===== Records provided
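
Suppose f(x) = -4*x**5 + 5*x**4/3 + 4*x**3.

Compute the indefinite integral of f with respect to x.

The integrand splits into summands that can be handled one at a time.
Check: d/dx[-2*x**6/3 + x**5/3 + x**4] = -4*x**5 + 5*x**4/3 + 4*x**3 = f(x).

F(x) = -2*x**6/3 + x**5/3 + x**4 + C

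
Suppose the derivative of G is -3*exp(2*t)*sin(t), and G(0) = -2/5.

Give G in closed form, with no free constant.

G(t) = -6*exp(2*t)*sin(t)/5 + 3*exp(2*t)*cos(t)/5 - 1

Recover the given G'(t) by differentiating a candidate G(t); any mismatch rules it out.
A general antiderivative is -6*exp(2*t)*sin(t)/5 + 3*exp(2*t)*cos(t)/5 + C.
The condition gives C = -2/5 - (3/5) = -1.
So G(t) = -6*exp(2*t)*sin(t)/5 + 3*exp(2*t)*cos(t)/5 - 1.
Check: d/dt[-6*exp(2*t)*sin(t)/5 + 3*exp(2*t)*cos(t)/5 - 1] = -3*exp(2*t)*sin(t) = G'(t).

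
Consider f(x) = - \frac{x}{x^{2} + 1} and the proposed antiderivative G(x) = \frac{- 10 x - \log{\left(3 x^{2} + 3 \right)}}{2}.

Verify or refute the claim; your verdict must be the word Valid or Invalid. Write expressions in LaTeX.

d/dx[G] = \frac{- 5 x^{2} - x - 5}{x^{2} + 1}
d/dx[G] - f(x) = -5 != 0.

Invalid: d/dx[G] - f = -5, which is not 0.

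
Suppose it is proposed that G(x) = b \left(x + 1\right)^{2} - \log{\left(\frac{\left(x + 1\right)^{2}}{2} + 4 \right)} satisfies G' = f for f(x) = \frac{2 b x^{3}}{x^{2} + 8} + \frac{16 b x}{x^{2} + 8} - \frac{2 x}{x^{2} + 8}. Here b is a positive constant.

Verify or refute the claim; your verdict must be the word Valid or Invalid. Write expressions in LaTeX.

d/dx[G] = \frac{2 b x^{3} + 6 b x^{2} + 22 b x + 18 b - 2 x - 2}{x^{2} + 2 x + 9}
d/dx[G] - f(x) = \frac{2 b x^{4} + 4 b x^{3} + 34 b x^{2} + 32 b x + 144 b + 2 x^{2} + 2 x - 16}{x^{4} + 2 x^{3} + 17 x^{2} + 16 x + 72} != 0.

Invalid: d/dx[G] - f = \frac{2 b x^{4} + 4 b x^{3} + 34 b x^{2} + 32 b x + 144 b + 2 x^{2} + 2 x - 16}{x^{4} + 2 x^{3} + 17 x^{2} + 16 x + 72}, which is not 0.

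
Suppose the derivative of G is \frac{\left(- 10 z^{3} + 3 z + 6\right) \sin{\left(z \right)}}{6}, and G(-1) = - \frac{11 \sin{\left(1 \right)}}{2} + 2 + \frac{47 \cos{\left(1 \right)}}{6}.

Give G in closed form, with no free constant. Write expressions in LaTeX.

The proposed G(z) is checked by its d/dz: the result must match the given G'(z).
A general antiderivative is \frac{5 z^{3} \cos{\left(z \right)}}{3} - 5 z^{2} \sin{\left(z \right)} - \frac{21 z \cos{\left(z \right)}}{2} + \frac{21 \sin{\left(z \right)}}{2} - \cos{\left(z \right)} + C.
The condition gives C = - \frac{11 \sin{\left(1 \right)}}{2} + 2 + \frac{47 \cos{\left(1 \right)}}{6} - (- \frac{11 \sin{\left(1 \right)}}{2} + \frac{47 \cos{\left(1 \right)}}{6}) = 2.
So G(z) = \frac{10 z^{3} \cos{\left(z \right)} - 30 z^{2} \sin{\left(z \right)} - 63 z \cos{\left(z \right)} + 63 \sin{\left(z \right)} - 6 \cos{\left(z \right)} + 12}{6}.
Check: d/dz[\frac{10 z^{3} \cos{\left(z \right)} - 30 z^{2} \sin{\left(z \right)} - 63 z \cos{\left(z \right)} + 63 \sin{\left(z \right)} - 6 \cos{\left(z \right)} + 12}{6}] = - \frac{5 z^{3} \sin{\left(z \right)}}{3} + \frac{z \sin{\left(z \right)}}{2} + \sin{\left(z \right)}, which equals G'(z).

G(z) = \frac{10 z^{3} \cos{\left(z \right)} - 30 z^{2} \sin{\left(z \right)} - 63 z \cos{\left(z \right)} + 63 \sin{\left(z \right)} - 6 \cos{\left(z \right)} + 12}{6}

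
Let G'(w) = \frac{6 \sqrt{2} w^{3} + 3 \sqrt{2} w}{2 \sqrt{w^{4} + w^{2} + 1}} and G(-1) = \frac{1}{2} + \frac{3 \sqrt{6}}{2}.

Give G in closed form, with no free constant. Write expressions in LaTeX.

G(w) = \frac{3 \sqrt{2} \sqrt{w^{4} + w^{2} + 1}}{2} + \frac{1}{2}

G'(w) matches the chain-rule pattern g'(h)*h' with inner function h(w) = 2 w^{4} + 2 w^{2} + 2; substituting u = h(w) collapses the integral.
A general antiderivative is \frac{3 \sqrt{2 w^{4} + 2 w^{2} + 2}}{2} + C.
The condition gives C = \frac{1}{2} + \frac{3 \sqrt{6}}{2} - (\frac{3 \sqrt{6}}{2}) = \frac{1}{2}.
So G(w) = \frac{3 \sqrt{2} \sqrt{w^{4} + w^{2} + 1}}{2} + \frac{1}{2}.
Check: d/dw[\frac{3 \sqrt{2} \sqrt{w^{4} + w^{2} + 1}}{2} + \frac{1}{2}] = \frac{6 \sqrt{2} w^{3} + 3 \sqrt{2} w}{2 \sqrt{w^{4} + w^{2} + 1}} = G'(w).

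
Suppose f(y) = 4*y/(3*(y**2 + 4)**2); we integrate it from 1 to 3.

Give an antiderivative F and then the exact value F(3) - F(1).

f matches the chain-rule pattern g'(h)*h' with inner function h(y) = y**2 + 4; substituting u = h(y) collapses the integral.
F(y) = -2/(3*y**2 + 12) is an antiderivative of f.
Check: d/dy[-2/(3*y**2 + 12)] = 4*y/(3*y**4 + 24*y**2 + 48), which equals f(y).
F(3) = -2/39; F(1) = -2/15.
Integral = F(3) - F(1) = 16/195.

Antiderivative: F(y) = -2/(3*y**2 + 12); value = 16/195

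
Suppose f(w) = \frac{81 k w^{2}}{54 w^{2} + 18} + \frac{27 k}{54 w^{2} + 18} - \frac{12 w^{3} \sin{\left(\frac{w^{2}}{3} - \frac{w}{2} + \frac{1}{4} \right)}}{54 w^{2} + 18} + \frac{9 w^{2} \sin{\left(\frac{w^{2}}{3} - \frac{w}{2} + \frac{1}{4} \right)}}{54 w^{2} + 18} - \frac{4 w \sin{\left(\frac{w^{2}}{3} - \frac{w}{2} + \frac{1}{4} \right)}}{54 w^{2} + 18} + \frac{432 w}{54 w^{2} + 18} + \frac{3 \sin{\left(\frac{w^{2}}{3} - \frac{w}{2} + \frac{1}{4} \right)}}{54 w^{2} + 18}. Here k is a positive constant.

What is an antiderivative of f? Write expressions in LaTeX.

Integrate term by term and add the pieces.
Check: d/dw[\frac{3 k w}{2} + 4 \log{\left(3 w^{2} + 1 \right)} + \frac{\cos{\left(\frac{w^{2}}{3} - \frac{w}{2} + \frac{1}{4} \right)}}{3}] = \frac{81 k w^{2} + 27 k - 12 w^{3} \sin{\left(\frac{w^{2}}{3} - \frac{w}{2} + \frac{1}{4} \right)} + 9 w^{2} \sin{\left(\frac{w^{2}}{3} - \frac{w}{2} + \frac{1}{4} \right)} - 4 w \sin{\left(\frac{w^{2}}{3} - \frac{w}{2} + \frac{1}{4} \right)} + 432 w + 3 \sin{\left(\frac{w^{2}}{3} - \frac{w}{2} + \frac{1}{4} \right)}}{54 w^{2} + 18}, which equals f(w).

An antiderivative is F(w) = \frac{3 k w}{2} + 4 \log{\left(3 w^{2} + 1 \right)} + \frac{\cos{\left(\frac{w^{2}}{3} - \frac{w}{2} + \frac{1}{4} \right)}}{3}.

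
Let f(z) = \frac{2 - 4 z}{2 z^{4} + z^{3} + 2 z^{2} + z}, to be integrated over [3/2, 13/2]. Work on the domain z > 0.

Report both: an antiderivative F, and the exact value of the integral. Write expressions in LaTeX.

Antiderivative: F(z) = 2 \log{\left(z \right)} - \frac{16 \log{\left(z + \frac{1}{2} \right)}}{5} + \frac{3 \log{\left(z^{2} + 1 \right)}}{5} - \frac{8 \operatorname{atan}{\left(z \right)}}{5}; value = - \frac{16 \log{\left(7 \right)}}{5} - \frac{8 \operatorname{atan}{\left(\frac{13}{2} \right)}}{5} - 2 \log{\left(\frac{3}{2} \right)} - \frac{3 \log{\left(\frac{13}{4} \right)}}{5} + \frac{8 \operatorname{atan}{\left(\frac{3}{2} \right)}}{5} + \frac{16 \log{\left(2 \right)}}{5} + \frac{3 \log{\left(\frac{173}{4} \right)}}{5} + 2 \log{\left(\frac{13}{2} \right)}

Factor the denominator (z \left(2 z + 1\right) \left(z^{2} + 1\right)) and decompose: f = \frac{2 \left(3 z - 4\right)}{5 \left(z^{2} + 1\right)} - \frac{32}{5 \left(2 z + 1\right)} + \frac{2}{z}; each piece integrates to a log, atan, or power term.
F(z) = 2 \log{\left(z \right)} - \frac{16 \log{\left(z + \frac{1}{2} \right)}}{5} + \frac{3 \log{\left(z^{2} + 1 \right)}}{5} - \frac{8 \operatorname{atan}{\left(z \right)}}{5} is an antiderivative of f.
Check: d/dz[2 \log{\left(z \right)} - \frac{16 \log{\left(z + \frac{1}{2} \right)}}{5} + \frac{3 \log{\left(z^{2} + 1 \right)}}{5} - \frac{8 \operatorname{atan}{\left(z \right)}}{5}] = \frac{2 - 4 z}{2 z^{4} + z^{3} + 2 z^{2} + z} = f(z).
F(13/2) = - \frac{16 \log{\left(7 \right)}}{5} - \frac{8 \operatorname{atan}{\left(\frac{13}{2} \right)}}{5} + \frac{3 \log{\left(\frac{173}{4} \right)}}{5} + 2 \log{\left(\frac{13}{2} \right)}; F(3/2) = - \frac{16 \log{\left(2 \right)}}{5} - \frac{8 \operatorname{atan}{\left(\frac{3}{2} \right)}}{5} + \frac{3 \log{\left(\frac{13}{4} \right)}}{5} + 2 \log{\left(\frac{3}{2} \right)}.
Integral = F(13/2) - F(3/2) = - \frac{16 \log{\left(7 \right)}}{5} - \frac{8 \operatorname{atan}{\left(\frac{13}{2} \right)}}{5} - 2 \log{\left(\frac{3}{2} \right)} - \frac{3 \log{\left(\frac{13}{4} \right)}}{5} + \frac{8 \operatorname{atan}{\left(\frac{3}{2} \right)}}{5} + \frac{16 \log{\left(2 \right)}}{5} + \frac{3 \log{\left(\frac{173}{4} \right)}}{5} + 2 \log{\left(\frac{13}{2} \right)}.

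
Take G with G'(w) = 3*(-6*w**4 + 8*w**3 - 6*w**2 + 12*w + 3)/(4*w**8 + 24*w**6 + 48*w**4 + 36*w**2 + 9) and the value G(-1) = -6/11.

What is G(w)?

G(w) = 3*(w - 1)/(2*w**4 + 6*w**2 + 3)

G'(w) has the shape u'v + uv' for u = 1/(2*w**4/3 + 2*w**2 + 1) and v = w - 1 — it is the derivative of the product u*v.
A general antiderivative is (w - 1)/(2*w**4/3 + 2*w**2 + 1) + C.
The condition gives C = -6/11 - (-6/11) = 0.
So G(w) = 3*(w - 1)/(2*w**4 + 6*w**2 + 3).
Check: d/dw[3*(w - 1)/(2*w**4 + 6*w**2 + 3)] = (-18*w**4 + 24*w**3 - 18*w**2 + 36*w + 9)/(4*w**8 + 24*w**6 + 48*w**4 + 36*w**2 + 9), which equals G'(w).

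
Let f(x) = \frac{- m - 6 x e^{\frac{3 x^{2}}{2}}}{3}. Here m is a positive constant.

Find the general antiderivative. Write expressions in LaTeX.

F(x) = \frac{- m x - 2 e^{\frac{3 x^{2}}{2}}}{3} + C

Check any antiderivative F(x) by computing F'(x) and comparing it with f(x).
Check: d/dx[\frac{- m x - 2 e^{\frac{3 x^{2}}{2}}}{3}] = - \frac{m}{3} - 2 x e^{\frac{3 x^{2}}{2}}, which equals f(x).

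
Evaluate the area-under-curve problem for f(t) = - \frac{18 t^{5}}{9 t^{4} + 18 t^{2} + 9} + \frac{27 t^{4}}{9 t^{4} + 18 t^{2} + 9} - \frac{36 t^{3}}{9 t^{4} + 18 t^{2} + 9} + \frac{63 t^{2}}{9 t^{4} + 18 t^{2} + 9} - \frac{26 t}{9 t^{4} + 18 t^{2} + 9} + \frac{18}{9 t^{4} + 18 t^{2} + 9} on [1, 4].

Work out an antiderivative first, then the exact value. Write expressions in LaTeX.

Antiderivative: F(t) = \frac{- 9 t^{2} \left(t^{2} + 1\right) - 6 t^{2} + 27 t \left(t^{2} + 1\right) - 9 t - 2}{9 \left(t^{2} + 1\right)}; value = - \frac{605}{102}

Integrate term by term and add the pieces.
F(t) = \frac{- 9 t^{2} \left(t^{2} + 1\right) - 6 t^{2} + 27 t \left(t^{2} + 1\right) - 9 t - 2}{9 \left(t^{2} + 1\right)} is an antiderivative of f.
Check: d/dt[\frac{- 9 t^{2} \left(t^{2} + 1\right) - 6 t^{2} + 27 t \left(t^{2} + 1\right) - 9 t - 2}{9 \left(t^{2} + 1\right)}] = \frac{- 18 t^{5} + 27 t^{4} - 36 t^{3} + 63 t^{2} - 26 t + 18}{9 t^{4} + 18 t^{2} + 9}, which equals f(t).
F(4) = - \frac{746}{153}; F(1) = \frac{19}{18}.
Integral = F(4) - F(1) = - \frac{605}{102}.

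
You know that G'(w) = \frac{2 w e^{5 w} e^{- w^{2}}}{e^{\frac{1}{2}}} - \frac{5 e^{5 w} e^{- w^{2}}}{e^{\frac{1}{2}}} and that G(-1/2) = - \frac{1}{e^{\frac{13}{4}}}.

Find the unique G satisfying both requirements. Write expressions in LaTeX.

G'(w) matches the chain-rule pattern g'(h)*h' with inner function h(w) = - w^{2} + 5 w - \frac{1}{2}; substituting u = h(w) collapses the integral.
A general antiderivative is - e^{- w^{2} + 5 w - \frac{1}{2}} + C.
The condition gives C = - \frac{1}{e^{\frac{13}{4}}} - (- \frac{1}{e^{\frac{13}{4}}}) = 0.
So G(w) = - \frac{e^{5 w} e^{- w^{2}}}{e^{\frac{1}{2}}}.
Check: d/dw[- \frac{e^{5 w} e^{- w^{2}}}{e^{\frac{1}{2}}}] = \frac{\left(2 w e^{5 w} - 5 e^{5 w}\right) e^{- w^{2}}}{e^{\frac{1}{2}}}, which equals G'(w).

G(w) = - \frac{e^{5 w} e^{- w^{2}}}{e^{\frac{1}{2}}}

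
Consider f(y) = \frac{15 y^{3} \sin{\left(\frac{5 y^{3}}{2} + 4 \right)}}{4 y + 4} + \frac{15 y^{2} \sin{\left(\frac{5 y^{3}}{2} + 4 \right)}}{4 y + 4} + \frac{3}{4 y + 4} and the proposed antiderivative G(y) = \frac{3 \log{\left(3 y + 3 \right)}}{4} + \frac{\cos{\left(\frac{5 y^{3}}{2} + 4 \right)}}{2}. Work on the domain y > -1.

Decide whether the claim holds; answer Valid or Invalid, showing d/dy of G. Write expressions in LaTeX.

Invalid: d/dy[G] - f = - \frac{15 y^{2} \sin{\left(\frac{5 y^{3}}{2} + 4 \right)}}{2}, which is not 0.

d/dy[G] = \frac{- 15 y^{3} \sin{\left(\frac{5 y^{3}}{2} + 4 \right)} - 15 y^{2} \sin{\left(\frac{5 y^{3}}{2} + 4 \right)} + 3}{4 y + 4}
d/dy[G] - f(y) = - \frac{15 y^{2} \sin{\left(\frac{5 y^{3}}{2} + 4 \right)}}{2} != 0.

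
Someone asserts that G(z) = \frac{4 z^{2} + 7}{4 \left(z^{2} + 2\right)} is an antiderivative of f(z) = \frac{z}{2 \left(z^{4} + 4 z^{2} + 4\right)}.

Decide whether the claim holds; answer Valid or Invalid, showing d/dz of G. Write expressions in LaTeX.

d/dz[G] = \frac{z}{2 z^{4} + 8 z^{2} + 8}
This equals f(z) exactly, so the claim holds.

Valid: G'(z) = f(z).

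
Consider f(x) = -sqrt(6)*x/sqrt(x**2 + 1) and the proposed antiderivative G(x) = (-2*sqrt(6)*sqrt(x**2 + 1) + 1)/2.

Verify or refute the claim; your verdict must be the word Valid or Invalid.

d/dx[G] = -sqrt(6)*x/sqrt(x**2 + 1)
This equals f(x) exactly, so the claim holds.

Valid. The derivative of G reproduces f.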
==========
**Prompt**
Write out exactly the lines from the one containing "d/dz of G. Write expressions in LaTeX." through the end of the data, both included. Add nothing else.

**Result of the task**
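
Decide whether the claim holds; answer Valid or Invalid, showing d/dz of G. Write expressions in LaTeX.

d/dz[G] = \frac{z}{2 z^{4} + 8 z^{2} + 8}
This equals f(z) exactly, so the claim holds.

Valid: G'(z) = f(z).

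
Consider f(x) = -sqrt(6)*x/sqrt(x**2 + 1) and the proposed antiderivative G(x) = (-2*sqrt(6)*sqrt(x**2 + 1) + 1)/2.

Verify or refute the claim; your verdict must be the word Valid or Invalid.

d/dx[G] = -sqrt(6)*x/sqrt(x**2 + 1)
This equals f(x) exactly, so the claim holds.

Valid. The derivative of G reproduces f.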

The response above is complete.